- GOAL OF THE EXERCISE -
Make an exact copy of the records below. Include every line.

- Stored data -
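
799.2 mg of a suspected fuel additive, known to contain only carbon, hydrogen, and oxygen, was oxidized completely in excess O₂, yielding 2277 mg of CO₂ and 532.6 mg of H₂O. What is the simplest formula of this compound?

mol C = 2.277 g CO₂ ÷ 44.009 g/mol = 0.051739 mol
mol H = 2 × 0.5326 g H₂O ÷ 18.015 g/mol = 0.059129 mol
mass O = 0.7992 − (0.62144 + 0.059602) = 0.11816 g → mol O = 0.11816 ÷ 15.999 = 0.0073852 mol
Divide by the smallest (0.0073852 mol): C 7.006, H 8.006, O 1.000

C7H8O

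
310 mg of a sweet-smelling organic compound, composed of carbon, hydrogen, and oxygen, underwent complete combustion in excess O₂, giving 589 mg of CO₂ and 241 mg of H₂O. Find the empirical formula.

C7H14O4

mol C = 0.589 g CO₂ ÷ 44.009 g/mol = 0.01338 mol
mol H = 2 × 0.241 g H₂O ÷ 18.015 g/mol = 0.02676 mol
mass O = 0.310 − (0.1608 + 0.02697) = 0.1223 g → mol O = 0.1223 ÷ 15.999 = 0.007643 mol
Divide by the smallest (0.007643 mol): C 1.751, H 3.501, O 1.000
Multiplying each by 4 gives whole numbers: C 7.00, H 14.00, O 4.00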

- EXERCISE RESULT -
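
799.2 mg of a suspected fuel additive, known to contain only carbon, hydrogen, and oxygen, was oxidized completely in excess O₂, yielding 2277 mg of CO₂ and 532.6 mg of H₂O. What is the simplest formula of this compound?

mol C = 2.277 g CO₂ ÷ 44.009 g/mol = 0.051739 mol
mol H = 2 × 0.5326 g H₂O ÷ 18.015 g/mol = 0.059129 mol
mass O = 0.7992 − (0.62144 + 0.059602) = 0.11816 g → mol O = 0.11816 ÷ 15.999 = 0.0073852 mol
Divide by the smallest (0.0073852 mol): C 7.006, H 8.006, O 1.000

C7H8O

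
310 mg of a sweet-smelling organic compound, composed of carbon, hydrogen, and oxygen, underwent complete combustion in excess O₂, giving 589 mg of CO₂ and 241 mg of H₂O. Find the empirical formula.

C7H14O4

mol C = 0.589 g CO₂ ÷ 44.009 g/mol = 0.01338 mol
mol H = 2 × 0.241 g H₂O ÷ 18.015 g/mol = 0.02676 mol
mass O = 0.310 − (0.1608 + 0.02697) = 0.1223 g → mol O = 0.1223 ÷ 15.999 = 0.007643 mol
Divide by the smallest (0.007643 mol): C 1.751, H 3.501, O 1.000
Multiplying each by 4 gives whole numbers: C 7.00, H 14.00, O 4.00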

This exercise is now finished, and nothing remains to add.